(Stored items)
****

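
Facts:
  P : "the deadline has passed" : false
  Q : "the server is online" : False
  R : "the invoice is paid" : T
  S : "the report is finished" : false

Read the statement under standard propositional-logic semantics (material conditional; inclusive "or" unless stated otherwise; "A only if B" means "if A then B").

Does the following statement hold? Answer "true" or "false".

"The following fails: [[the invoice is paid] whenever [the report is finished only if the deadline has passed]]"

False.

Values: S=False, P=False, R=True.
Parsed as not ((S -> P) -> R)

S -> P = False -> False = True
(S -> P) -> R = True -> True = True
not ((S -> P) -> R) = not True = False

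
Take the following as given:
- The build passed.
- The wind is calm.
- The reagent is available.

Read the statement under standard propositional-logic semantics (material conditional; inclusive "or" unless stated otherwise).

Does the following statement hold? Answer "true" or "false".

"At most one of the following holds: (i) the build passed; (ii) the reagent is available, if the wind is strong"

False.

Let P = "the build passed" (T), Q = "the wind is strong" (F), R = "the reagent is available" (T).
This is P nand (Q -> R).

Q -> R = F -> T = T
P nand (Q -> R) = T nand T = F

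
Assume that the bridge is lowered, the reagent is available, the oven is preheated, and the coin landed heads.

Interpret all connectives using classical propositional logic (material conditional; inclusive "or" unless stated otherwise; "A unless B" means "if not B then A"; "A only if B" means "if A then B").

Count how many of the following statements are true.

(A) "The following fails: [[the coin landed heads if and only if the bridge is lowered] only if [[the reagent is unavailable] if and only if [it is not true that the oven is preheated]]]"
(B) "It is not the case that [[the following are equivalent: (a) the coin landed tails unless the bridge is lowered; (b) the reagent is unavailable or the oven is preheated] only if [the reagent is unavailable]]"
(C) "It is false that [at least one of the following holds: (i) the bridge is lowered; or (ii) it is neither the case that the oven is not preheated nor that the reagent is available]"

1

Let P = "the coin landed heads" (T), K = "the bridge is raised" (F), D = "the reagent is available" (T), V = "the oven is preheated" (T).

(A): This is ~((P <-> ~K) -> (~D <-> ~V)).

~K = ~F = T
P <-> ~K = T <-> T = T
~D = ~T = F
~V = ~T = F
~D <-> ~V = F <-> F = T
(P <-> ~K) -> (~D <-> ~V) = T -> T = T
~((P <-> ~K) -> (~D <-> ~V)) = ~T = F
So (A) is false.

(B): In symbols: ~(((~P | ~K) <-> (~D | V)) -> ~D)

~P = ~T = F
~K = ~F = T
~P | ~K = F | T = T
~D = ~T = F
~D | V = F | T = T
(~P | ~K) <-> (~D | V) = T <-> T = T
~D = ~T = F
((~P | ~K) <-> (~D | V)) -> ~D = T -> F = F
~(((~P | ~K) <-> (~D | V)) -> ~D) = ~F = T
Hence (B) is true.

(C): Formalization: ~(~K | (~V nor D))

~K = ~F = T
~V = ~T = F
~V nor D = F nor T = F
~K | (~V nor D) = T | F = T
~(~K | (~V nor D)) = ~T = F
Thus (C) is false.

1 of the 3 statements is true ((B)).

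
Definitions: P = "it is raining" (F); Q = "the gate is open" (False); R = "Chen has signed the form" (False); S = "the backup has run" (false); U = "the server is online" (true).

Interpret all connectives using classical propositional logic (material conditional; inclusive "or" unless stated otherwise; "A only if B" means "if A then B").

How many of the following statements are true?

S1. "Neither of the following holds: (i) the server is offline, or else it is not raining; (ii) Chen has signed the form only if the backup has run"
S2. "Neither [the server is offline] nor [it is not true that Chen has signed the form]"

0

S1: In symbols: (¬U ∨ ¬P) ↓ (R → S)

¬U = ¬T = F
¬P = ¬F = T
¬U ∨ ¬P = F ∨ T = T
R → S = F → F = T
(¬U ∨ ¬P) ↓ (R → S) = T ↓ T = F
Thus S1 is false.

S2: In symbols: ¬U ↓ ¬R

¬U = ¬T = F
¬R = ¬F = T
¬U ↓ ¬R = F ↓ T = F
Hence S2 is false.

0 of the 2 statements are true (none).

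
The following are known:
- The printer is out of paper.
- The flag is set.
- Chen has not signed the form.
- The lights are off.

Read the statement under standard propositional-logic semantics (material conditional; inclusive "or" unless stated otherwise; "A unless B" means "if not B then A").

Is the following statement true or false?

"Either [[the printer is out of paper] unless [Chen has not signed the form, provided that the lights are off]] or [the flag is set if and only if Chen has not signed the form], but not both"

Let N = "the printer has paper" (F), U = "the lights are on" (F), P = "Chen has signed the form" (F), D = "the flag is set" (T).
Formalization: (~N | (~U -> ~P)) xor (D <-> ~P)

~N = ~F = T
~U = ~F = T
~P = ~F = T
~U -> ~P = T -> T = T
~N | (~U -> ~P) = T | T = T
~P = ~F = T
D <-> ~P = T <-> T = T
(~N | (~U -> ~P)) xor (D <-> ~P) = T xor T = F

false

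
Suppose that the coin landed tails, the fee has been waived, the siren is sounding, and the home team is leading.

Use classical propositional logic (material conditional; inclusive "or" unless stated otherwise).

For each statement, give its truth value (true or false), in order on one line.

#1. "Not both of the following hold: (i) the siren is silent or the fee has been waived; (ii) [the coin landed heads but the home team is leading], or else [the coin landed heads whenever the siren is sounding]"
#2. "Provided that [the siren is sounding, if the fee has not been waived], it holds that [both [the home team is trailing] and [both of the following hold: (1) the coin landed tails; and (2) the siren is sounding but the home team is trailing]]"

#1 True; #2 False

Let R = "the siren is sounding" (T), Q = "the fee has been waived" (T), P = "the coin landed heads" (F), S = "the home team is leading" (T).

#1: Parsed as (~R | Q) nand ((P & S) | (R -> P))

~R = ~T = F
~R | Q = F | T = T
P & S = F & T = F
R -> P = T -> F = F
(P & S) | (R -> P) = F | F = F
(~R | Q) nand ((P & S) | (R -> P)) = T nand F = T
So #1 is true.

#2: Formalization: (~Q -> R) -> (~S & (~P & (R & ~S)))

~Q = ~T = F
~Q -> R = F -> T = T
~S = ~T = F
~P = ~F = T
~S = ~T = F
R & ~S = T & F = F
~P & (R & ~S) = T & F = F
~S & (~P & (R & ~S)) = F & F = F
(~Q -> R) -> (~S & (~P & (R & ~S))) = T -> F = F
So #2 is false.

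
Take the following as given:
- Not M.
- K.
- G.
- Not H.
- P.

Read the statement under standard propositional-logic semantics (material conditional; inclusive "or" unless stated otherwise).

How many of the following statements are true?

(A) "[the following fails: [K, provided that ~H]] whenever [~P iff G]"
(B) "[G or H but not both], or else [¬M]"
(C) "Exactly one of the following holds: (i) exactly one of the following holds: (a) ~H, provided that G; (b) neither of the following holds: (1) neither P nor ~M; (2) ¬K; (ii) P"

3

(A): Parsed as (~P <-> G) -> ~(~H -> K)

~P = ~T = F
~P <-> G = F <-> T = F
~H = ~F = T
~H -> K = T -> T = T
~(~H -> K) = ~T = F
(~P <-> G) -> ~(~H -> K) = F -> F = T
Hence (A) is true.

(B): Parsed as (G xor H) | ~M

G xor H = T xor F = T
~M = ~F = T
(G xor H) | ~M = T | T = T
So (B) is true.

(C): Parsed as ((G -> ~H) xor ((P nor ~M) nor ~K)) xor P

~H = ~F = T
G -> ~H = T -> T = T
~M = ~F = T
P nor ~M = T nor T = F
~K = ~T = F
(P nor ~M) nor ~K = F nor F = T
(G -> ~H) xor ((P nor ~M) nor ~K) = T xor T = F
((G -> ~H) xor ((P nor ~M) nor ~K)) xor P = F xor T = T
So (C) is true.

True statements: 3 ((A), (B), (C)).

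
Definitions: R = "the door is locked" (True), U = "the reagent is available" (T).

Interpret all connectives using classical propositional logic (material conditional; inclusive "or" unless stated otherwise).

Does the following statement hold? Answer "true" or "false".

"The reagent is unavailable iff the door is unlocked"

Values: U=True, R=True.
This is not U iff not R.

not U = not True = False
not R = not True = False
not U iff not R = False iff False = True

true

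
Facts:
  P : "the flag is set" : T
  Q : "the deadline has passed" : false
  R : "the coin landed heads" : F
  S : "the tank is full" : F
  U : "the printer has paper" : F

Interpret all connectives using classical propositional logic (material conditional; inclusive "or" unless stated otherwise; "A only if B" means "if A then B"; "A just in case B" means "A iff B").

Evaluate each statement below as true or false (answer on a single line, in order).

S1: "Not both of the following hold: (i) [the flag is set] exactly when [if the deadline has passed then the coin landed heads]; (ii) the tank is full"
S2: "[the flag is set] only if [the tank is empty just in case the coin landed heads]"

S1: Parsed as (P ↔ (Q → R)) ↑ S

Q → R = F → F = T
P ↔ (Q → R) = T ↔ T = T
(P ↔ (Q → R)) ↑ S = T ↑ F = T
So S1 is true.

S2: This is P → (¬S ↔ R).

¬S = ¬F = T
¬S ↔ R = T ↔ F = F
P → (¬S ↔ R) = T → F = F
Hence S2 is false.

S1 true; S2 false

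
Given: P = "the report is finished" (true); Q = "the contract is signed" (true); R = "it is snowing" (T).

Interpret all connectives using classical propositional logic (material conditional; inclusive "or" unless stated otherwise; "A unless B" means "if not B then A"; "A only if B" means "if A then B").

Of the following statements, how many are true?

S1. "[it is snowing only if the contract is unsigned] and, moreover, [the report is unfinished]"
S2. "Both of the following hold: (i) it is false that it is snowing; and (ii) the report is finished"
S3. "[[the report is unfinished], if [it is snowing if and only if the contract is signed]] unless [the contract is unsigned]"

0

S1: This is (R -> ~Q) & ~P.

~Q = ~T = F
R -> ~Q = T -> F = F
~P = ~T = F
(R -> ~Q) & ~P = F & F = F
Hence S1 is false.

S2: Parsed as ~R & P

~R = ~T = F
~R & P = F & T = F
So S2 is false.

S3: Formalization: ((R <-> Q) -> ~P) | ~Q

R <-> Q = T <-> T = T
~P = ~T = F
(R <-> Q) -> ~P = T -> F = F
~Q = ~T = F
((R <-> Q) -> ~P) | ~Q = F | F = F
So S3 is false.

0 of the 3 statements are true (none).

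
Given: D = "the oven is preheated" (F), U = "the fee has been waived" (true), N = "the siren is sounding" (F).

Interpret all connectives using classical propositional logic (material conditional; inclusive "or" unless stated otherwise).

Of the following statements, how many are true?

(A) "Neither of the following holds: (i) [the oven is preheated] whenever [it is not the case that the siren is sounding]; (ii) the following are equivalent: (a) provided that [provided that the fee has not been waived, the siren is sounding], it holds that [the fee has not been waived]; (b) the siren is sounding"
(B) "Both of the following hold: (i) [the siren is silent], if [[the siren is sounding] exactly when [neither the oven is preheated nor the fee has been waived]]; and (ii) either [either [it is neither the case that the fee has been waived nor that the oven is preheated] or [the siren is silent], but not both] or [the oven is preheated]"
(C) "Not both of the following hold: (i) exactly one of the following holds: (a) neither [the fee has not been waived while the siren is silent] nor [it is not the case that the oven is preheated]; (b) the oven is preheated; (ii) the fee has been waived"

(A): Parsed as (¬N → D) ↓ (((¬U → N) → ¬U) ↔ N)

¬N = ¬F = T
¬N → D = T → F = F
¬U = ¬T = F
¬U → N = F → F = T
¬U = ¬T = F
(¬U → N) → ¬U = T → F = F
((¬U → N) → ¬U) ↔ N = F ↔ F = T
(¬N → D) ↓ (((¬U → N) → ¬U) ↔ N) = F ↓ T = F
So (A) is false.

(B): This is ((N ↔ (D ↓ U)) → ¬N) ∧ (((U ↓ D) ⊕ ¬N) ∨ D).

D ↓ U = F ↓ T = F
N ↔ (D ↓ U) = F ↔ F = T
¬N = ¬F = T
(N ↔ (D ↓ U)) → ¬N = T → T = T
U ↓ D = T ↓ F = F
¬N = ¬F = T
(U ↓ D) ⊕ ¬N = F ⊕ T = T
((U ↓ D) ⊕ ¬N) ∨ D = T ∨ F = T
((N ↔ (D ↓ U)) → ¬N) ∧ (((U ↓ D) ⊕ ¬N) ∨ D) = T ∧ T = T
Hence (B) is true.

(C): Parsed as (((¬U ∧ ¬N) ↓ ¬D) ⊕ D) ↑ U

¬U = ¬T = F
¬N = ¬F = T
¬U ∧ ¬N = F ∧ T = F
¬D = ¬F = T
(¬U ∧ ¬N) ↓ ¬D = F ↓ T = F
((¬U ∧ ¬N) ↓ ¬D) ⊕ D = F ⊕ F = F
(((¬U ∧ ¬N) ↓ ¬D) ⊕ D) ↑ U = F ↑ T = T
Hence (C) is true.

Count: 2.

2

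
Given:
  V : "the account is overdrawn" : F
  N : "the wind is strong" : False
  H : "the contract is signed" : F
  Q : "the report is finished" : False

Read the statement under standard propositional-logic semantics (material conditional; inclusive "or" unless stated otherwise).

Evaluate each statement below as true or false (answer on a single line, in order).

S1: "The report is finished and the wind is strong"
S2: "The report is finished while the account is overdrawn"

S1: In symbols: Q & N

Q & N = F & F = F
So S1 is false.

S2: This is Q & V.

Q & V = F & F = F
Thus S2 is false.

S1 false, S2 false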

****

* What needs to be done: Take the lines above from the one containing "hold: (i) it" to the one containing "(i) [the siren" and retype them exactly, both ends included, with nothing added.

* Solution to this exercise:
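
S2. "Both of the following hold: (i) it is false that it is snowing; and (ii) the report is finished"
S3. "[[the report is unfinished], if [it is snowing if and only if the contract is signed]] unless [the contract is unsigned]"

0

S1: This is (R -> ~Q) & ~P.

~Q = ~T = F
R -> ~Q = T -> F = F
~P = ~T = F
(R -> ~Q) & ~P = F & F = F
Hence S1 is false.

S2: Parsed as ~R & P

~R = ~T = F
~R & P = F & T = F
So S2 is false.

S3: Formalization: ((R <-> Q) -> ~P) | ~Q

R <-> Q = T <-> T = T
~P = ~T = F
(R <-> Q) -> ~P = T -> F = F
~Q = ~T = F
((R <-> Q) -> ~P) | ~Q = F | F = F
So S3 is false.

0 of the 3 statements are true (none).

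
Given: D = "the oven is preheated" (F), U = "the fee has been waived" (true), N = "the siren is sounding" (F).

Interpret all connectives using classical propositional logic (material conditional; inclusive "or" unless stated otherwise).

Of the following statements, how many are true?

(A) "Neither of the following holds: (i) [the oven is preheated] whenever [it is not the case that the siren is sounding]; (ii) the following are equivalent: (a) provided that [provided that the fee has not been waived, the siren is sounding], it holds that [the fee has not been waived]; (b) the siren is sounding"
(B) "Both of the following hold: (i) [the siren is silent], if [[the siren is sounding] exactly when [neither the oven is preheated nor the fee has been waived]]; and (ii) either [either [it is neither the case that the fee has been waived nor that the oven is preheated] or [the siren is silent], but not both] or [the oven is preheated]"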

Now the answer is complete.